### Task to complete
Copy exactly the lines of the material below that run from the one containing "Consider the 4" through the one containing "An astronomer wants a single circular field of view containing 3". Copy no other lines.
^^^^^^^^^^^^^^^^
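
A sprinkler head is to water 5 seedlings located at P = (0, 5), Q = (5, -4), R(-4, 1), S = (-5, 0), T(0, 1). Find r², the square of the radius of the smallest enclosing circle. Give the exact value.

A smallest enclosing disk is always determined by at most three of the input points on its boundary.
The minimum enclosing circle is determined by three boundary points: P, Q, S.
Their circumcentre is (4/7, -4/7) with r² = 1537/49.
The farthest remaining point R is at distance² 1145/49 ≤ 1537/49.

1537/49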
^^^^^^^^^^^^^^^^
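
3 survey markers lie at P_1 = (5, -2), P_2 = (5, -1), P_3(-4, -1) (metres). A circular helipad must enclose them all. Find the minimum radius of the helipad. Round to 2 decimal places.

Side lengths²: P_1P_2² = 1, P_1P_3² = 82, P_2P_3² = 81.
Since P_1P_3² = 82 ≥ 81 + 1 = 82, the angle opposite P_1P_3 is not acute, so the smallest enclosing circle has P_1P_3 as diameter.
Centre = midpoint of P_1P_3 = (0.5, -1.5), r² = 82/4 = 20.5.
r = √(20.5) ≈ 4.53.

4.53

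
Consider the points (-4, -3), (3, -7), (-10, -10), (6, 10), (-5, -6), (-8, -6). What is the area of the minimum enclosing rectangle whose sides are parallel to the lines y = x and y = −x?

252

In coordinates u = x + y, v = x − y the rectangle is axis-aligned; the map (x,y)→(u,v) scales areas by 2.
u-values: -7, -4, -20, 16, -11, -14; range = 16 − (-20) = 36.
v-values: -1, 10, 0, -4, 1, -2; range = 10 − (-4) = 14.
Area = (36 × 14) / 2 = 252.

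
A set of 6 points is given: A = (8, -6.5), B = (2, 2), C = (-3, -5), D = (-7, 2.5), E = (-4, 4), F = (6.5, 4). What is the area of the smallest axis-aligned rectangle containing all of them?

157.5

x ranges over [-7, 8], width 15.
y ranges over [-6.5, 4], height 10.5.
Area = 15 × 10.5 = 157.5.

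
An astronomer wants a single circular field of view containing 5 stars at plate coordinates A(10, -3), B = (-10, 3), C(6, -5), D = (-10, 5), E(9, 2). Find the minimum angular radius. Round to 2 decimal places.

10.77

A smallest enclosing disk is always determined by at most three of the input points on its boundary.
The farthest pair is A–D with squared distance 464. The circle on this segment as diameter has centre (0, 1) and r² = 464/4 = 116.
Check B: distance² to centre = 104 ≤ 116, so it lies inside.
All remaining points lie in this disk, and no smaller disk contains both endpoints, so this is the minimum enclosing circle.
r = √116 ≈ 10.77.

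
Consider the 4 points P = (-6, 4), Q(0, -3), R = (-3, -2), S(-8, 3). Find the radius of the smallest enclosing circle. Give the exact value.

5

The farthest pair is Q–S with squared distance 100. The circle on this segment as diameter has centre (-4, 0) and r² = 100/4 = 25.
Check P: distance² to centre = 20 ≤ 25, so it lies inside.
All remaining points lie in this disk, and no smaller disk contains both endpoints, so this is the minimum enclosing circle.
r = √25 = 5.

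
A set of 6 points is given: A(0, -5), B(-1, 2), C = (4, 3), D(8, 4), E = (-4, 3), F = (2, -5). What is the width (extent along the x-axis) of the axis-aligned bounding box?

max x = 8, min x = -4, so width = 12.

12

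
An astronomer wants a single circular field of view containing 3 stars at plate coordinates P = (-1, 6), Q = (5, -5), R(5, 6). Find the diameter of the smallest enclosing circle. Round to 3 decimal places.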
^^^^^^^^^^^^^^^^
### Answer to this task
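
Consider the 4 points P = (-6, 4), Q(0, -3), R = (-3, -2), S(-8, 3). Find the radius of the smallest enclosing circle. Give the exact value.

5

The farthest pair is Q–S with squared distance 100. The circle on this segment as diameter has centre (-4, 0) and r² = 100/4 = 25.
Check P: distance² to centre = 20 ≤ 25, so it lies inside.
All remaining points lie in this disk, and no smaller disk contains both endpoints, so this is the minimum enclosing circle.
r = √25 = 5.

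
A set of 6 points is given: A(0, -5), B(-1, 2), C = (4, 3), D(8, 4), E = (-4, 3), F = (2, -5). What is the width (extent along the x-axis) of the axis-aligned bounding box?

max x = 8, min x = -4, so width = 12.

12

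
An astronomer wants a single circular field of view containing 3 stars at plate coordinates P = (-1, 6), Q = (5, -5), R(5, 6). Find the diameter of the smallest enclosing circle. Round to 3 decimal places.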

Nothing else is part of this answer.